_EXERCISE DETAILS_
Across all the records below, how many lines contain "always"? Respond with only the number.

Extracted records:
================================

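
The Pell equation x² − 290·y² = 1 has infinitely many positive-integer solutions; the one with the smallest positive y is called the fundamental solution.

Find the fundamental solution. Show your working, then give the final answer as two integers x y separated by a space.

579 34

√290 = [17; 34, …], period ℓ=1 (odd) → k=1
i=0: a=17 ⇒ p=17, q=1
i=1: a=34 ⇒ p=579, q=34
→ (579, 34).  Check: 579²=335241, 290·34²=335240, difference 1.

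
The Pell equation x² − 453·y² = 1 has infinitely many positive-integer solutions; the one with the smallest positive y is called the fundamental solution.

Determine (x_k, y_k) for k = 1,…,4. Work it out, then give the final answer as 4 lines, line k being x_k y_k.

1653751 77700
5469784740001 256992905400
18091323967121133751 850004548596233100
59837090203895614338960001 2811391744490881177810800

√453 = [21; 3,1,1,10,14,10,1,1,3,42, …], period ℓ=10 (even) → k=9
k=0  a_k=21  p_k/q_k = 21/1
…
k=7  a_k=1  p_k/q_k = 245764/11547
k=8  a_k=1  p_k/q_k = 469329/22051
k=9  a_k=3  p_k/q_k = 1653751/77700
→ (1653751, 77700).  Check: 1653751²=2734892370001, 453·77700²=2734892370000, difference 1.
(1653751+77700√453)^2 = 5469784740001 + 256992905400√453
(1653751+77700√453)^3 = 18091323967121133751 + 850004548596233100√453
(1653751+77700√453)^4 = 59837090203895614338960001 + 2811391744490881177810800√453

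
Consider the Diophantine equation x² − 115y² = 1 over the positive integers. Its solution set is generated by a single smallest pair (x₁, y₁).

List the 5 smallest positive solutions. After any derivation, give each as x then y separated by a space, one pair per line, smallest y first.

d=115: √d = [10; 1,2,1,1,1,1,1,2,1,20] (ℓ=10, even), read p_9/q_9
i=0: a=10 ⇒ p=10, q=1
i=1: a=1 ⇒ p=11, q=1
i=2: a=2 ⇒ p=32, q=3
i=3: a=1 ⇒ p=43, q=4
i=4: a=1 ⇒ p=75, q=7
…
i=6: a=1 ⇒ p=193, q=18
…
i=8: a=2 ⇒ p=815, q=76
i=9: a=1 ⇒ p=1126, q=105
→ (1126, 105).  Check: 1126²=1267876, 115·105²=1267875, difference 1.
k=2:  x_2 = 1126·1126+115·105·105 = 2535751,  y_2 = 1126·105+105·1126 = 236460
k=3:  x_3 = 1126·2535751+115·105·236460 = 5710510126,  y_3 = 1126·236460+105·2535751 = 532507815
k=4:  x_4 = 1126·5710510126+115·105·532507815 = 12860066268001,  y_4 = 1126·532507815+105·5710510126 = 1199207362920
k=5:  x_5 = 1126·12860066268001+115·105·1199207362920 = 28960863525028126,  y_5 = 1126·1199207362920+105·12860066268001 = 2700614448788025

1126 105
2535751 236460
5710510126 532507815
12860066268001 1199207362920
28960863525028126 2700614448788025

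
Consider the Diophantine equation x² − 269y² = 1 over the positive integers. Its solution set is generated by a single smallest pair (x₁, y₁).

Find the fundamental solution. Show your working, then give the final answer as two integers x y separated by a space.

13449 820

d=269: √d = [16; 2,2,32] (ℓ=3, odd), read p_5/q_5
step 0: (16, 1)  from 16·(1,0) + (0,1)
step 1: (33, 2)  from 2·(16,1) + (1,0)
step 2: (82, 5)  from 2·(33,2) + (16,1)
…
step 4: (5396, 329)  from 2·(2657,162) + (82,5)
step 5: (13449, 820)  from 2·(5396,329) + (2657,162)
fundamental: x₁=13449, y₁=820  (since 180875601 − 269·672400 = 1)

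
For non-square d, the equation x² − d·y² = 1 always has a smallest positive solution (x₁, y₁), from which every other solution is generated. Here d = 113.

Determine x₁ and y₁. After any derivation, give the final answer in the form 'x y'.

1204353 113296

√113 → a₀=10, period (1,1,1,2,2,1,1,1,20); ℓ=9 odd so k=17
step 0: (10, 1)  from 10·(1,0) + (0,1)
…
step 6: (287, 27)  from 1·(202,19) + (85,8)
…
step 12: (49579, 4664)  from 1·(32794,3085) + (16785,1579)
…
step 14: (313483, 29490)  from 2·(131952,12413) + (49579,4664)
…
step 16: (758918, 71393)  from 1·(445435,41903) + (313483,29490)
step 17: (1204353, 113296)  from 1·(758918,71393) + (445435,41903)
fundamental: x₁=1204353, y₁=113296  (since 1450466148609 − 113·12835983616 = 1)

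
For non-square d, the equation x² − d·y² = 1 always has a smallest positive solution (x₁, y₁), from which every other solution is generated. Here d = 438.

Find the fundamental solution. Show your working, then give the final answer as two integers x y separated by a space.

√438 = [20; 1,12,1,40, …], period ℓ=4 (even) → k=3
i=0: a=20 ⇒ p=20, q=1
i=1: a=1 ⇒ p=21, q=1
i=2: a=12 ⇒ p=272, q=13
i=3: a=1 ⇒ p=293, q=14
→ (293, 14).  Check: 293²=85849, 438·14²=85848, difference 1.

293 14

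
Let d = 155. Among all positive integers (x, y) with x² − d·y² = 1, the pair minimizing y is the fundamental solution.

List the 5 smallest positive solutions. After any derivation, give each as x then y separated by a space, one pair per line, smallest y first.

√155 → a₀=12, period (2,4,2,24); ℓ=4 even so k=3
a_0=12:  p_0=12·1+0=12,  q_0=12·0+1=1
a_1=2:  p_1=2·12+1=25,  q_1=2·1+0=2
a_2=4:  p_2=4·25+12=112,  q_2=4·2+1=9
a_3=2:  p_3=2·112+25=249,  q_3=2·9+2=20
fundamental: x₁=249, y₁=20  (since 62001 − 155·400 = 1)
n=2: (249,20)∘(249,20) = (249·249+155·20·20, 249·20+20·249) = (124001,9960)
n=3: (124001,9960)∘(249,20) = (249·124001+155·20·9960, 249·9960+20·124001) = (61752249,4960060)
n=4: (61752249,4960060)∘(249,20) = (249·61752249+155·20·4960060, 249·4960060+20·61752249) = (30752496001,2470099920)
n=5: (30752496001,2470099920)∘(249,20) = (249·30752496001+155·20·2470099920, 249·2470099920+20·30752496001) = (15314681256249,1230104800100)

249 20
124001 9960
61752249 4960060
30752496001 2470099920
15314681256249 1230104800100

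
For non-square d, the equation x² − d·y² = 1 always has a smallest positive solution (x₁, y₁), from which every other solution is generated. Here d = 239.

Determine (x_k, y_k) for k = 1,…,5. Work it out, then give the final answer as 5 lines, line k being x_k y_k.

6195120 400729
76759023628799 4965128484960
951062724926484326640 61519133559490389671
11783895416893046404284364801 762236829394135240588726080
146005292350203948217495381647615600 9444297253032328704218497935069529

d=239: √d = [15; 2,5,1,2,4,15,4,2,1,5,2,30] (ℓ=12, even), read p_11/q_11
step 0: (15, 1)  from 15·(1,0) + (0,1)
step 1: (31, 2)  from 2·(15,1) + (1,0)
…
step 7: (154117, 9969)  from 4·(37907,2452) + (2489,161)
…
step 10: (2847431, 184185)  from 5·(500258,32359) + (346141,22390)
step 11: (6195120, 400729)  from 2·(2847431,184185) + (500258,32359)
fundamental: x₁=6195120, y₁=400729  (since 38379511814400 − 239·160583731441 = 1)
k=2:  x_2 = 6195120·6195120+239·400729·400729 = 76759023628799,  y_2 = 6195120·400729+400729·6195120 = 4965128484960
k=3:  x_3 = 6195120·76759023628799+239·400729·4965128484960 = 951062724926484326640,  y_3 = 6195120·4965128484960+400729·76759023628799 = 61519133559490389671
k=4:  x_4 = 6195120·951062724926484326640+239·400729·61519133559490389671 = 11783895416893046404284364801,  y_4 = 6195120·61519133559490389671+400729·951062724926484326640 = 762236829394135240588726080
k=5:  x_5 = 6195120·11783895416893046404284364801+239·400729·762236829394135240588726080 = 146005292350203948217495381647615600,  y_5 = 6195120·762236829394135240588726080+400729·11783895416893046404284364801 = 9444297253032328704218497935069529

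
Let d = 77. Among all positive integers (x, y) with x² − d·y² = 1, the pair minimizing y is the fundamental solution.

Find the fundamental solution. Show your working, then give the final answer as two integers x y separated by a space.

351 40

d=77: √d = [8; 1,3,2,3,1,16] (ℓ=6, even), read p_5/q_5
i=0: a=8 ⇒ p=8, q=1
…
i=2: a=3 ⇒ p=35, q=4
i=3: a=2 ⇒ p=79, q=9
i=4: a=3 ⇒ p=272, q=31
i=5: a=1 ⇒ p=351, q=40
fundamental: x₁=351, y₁=40  (since 123201 − 77·1600 = 1)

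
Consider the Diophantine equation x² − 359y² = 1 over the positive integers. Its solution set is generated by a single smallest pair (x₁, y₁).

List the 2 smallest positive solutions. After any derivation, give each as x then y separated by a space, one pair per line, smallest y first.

360 19
259199 13680

d=359: √d = [18; 1,17,1,36] (ℓ=4, even), read p_3/q_3
i=0: a=18 ⇒ p=18, q=1
…
i=2: a=17 ⇒ p=341, q=18
i=3: a=1 ⇒ p=360, q=19
→ (360, 19).  Check: 360²=129600, 359·19²=129599, difference 1.
(x_2, y_2) = (360·360 + 359·19·19, 360·19 + 19·360) = (259199, 13680)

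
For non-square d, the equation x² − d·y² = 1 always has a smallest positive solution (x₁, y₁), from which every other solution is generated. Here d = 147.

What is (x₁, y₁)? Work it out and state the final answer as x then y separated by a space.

√147 → a₀=12, period (8,24); ℓ=2 even so k=1
k=0  a_k=12  p_k/q_k = 12/1
k=1  a_k=8  p_k/q_k = 97/8
fundamental: x₁=97, y₁=8  (since 9409 − 147·64 = 1)

97 8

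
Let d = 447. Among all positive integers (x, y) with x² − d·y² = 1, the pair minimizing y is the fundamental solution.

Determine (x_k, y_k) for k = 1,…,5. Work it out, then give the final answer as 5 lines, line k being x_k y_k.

√447 → a₀=21, period (7,42); ℓ=2 even so k=1
step 0: (21, 1)  from 21·(1,0) + (0,1)
step 1: (148, 7)  from 7·(21,1) + (1,0)
fundamental: x₁=148, y₁=7  (since 21904 − 447·49 = 1)
k=2:  x_2 = 148·148+447·7·7 = 43807,  y_2 = 148·7+7·148 = 2072
k=3:  x_3 = 148·43807+447·7·2072 = 12966724,  y_3 = 148·2072+7·43807 = 613305
k=4:  x_4 = 148·12966724+447·7·613305 = 3838106497,  y_4 = 148·613305+7·12966724 = 181536208
k=5:  x_5 = 148·3838106497+447·7·181536208 = 1136066556388,  y_5 = 148·181536208+7·3838106497 = 53734104263

148 7
43807 2072
12966724 613305
3838106497 181536208
1136066556388 53734104263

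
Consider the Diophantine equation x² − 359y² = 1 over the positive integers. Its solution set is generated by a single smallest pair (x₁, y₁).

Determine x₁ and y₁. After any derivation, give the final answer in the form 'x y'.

√359 = [18; 1,17,1,36, …], period ℓ=4 (even) → k=3
a_0=18:  p_0=18·1+0=18,  q_0=18·0+1=1
a_1=1:  p_1=1·18+1=19,  q_1=1·1+0=1
a_2=17:  p_2=17·19+18=341,  q_2=17·1+1=18
a_3=1:  p_3=1·341+19=360,  q_3=1·18+1=19
fundamental: x₁=360, y₁=19  (since 129600 − 359·361 = 1)

360 19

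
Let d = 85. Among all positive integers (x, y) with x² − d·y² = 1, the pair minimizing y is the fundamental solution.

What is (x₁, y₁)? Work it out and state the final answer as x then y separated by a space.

√85 → a₀=9, period (4,1,1,4,18); ℓ=5 odd so k=9
step 0: (9, 1)  from 9·(1,0) + (0,1)
…
step 7: (34813, 3776)  from 1·(27926,3029) + (6887,747)
step 8: (62739, 6805)  from 1·(34813,3776) + (27926,3029)
step 9: (285769, 30996)  from 4·(62739,6805) + (34813,3776)
→ (285769, 30996).  Check: 285769²=81663921361, 85·30996²=81663921360, difference 1.

285769 30996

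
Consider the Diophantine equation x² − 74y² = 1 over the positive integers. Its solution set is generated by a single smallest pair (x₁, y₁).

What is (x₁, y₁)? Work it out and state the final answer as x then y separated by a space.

3699 430

√74 → a₀=8, period (1,1,1,1,16); ℓ=5 odd so k=9
a_0=8:  p_0=8·1+0=8,  q_0=8·0+1=1
a_1=1:  p_1=1·8+1=9,  q_1=1·1+0=1
a_2=1:  p_2=1·9+8=17,  q_2=1·1+1=2
a_3=1:  p_3=1·17+9=26,  q_3=1·2+1=3
a_4=1:  p_4=1·26+17=43,  q_4=1·3+2=5
a_5=16:  p_5=16·43+26=714,  q_5=16·5+3=83
a_6=1:  p_6=1·714+43=757,  q_6=1·83+5=88
…
a_8=1:  p_8=1·1471+757=2228,  q_8=1·171+88=259
a_9=1:  p_9=1·2228+1471=3699,  q_9=1·259+171=430
(x₁, y₁) = (3699, 430);  3699² − 74·430² = 1 ✓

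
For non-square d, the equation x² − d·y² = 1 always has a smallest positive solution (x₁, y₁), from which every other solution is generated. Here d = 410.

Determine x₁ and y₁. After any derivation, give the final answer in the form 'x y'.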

================================

_EXERCISE OUTPUT_
5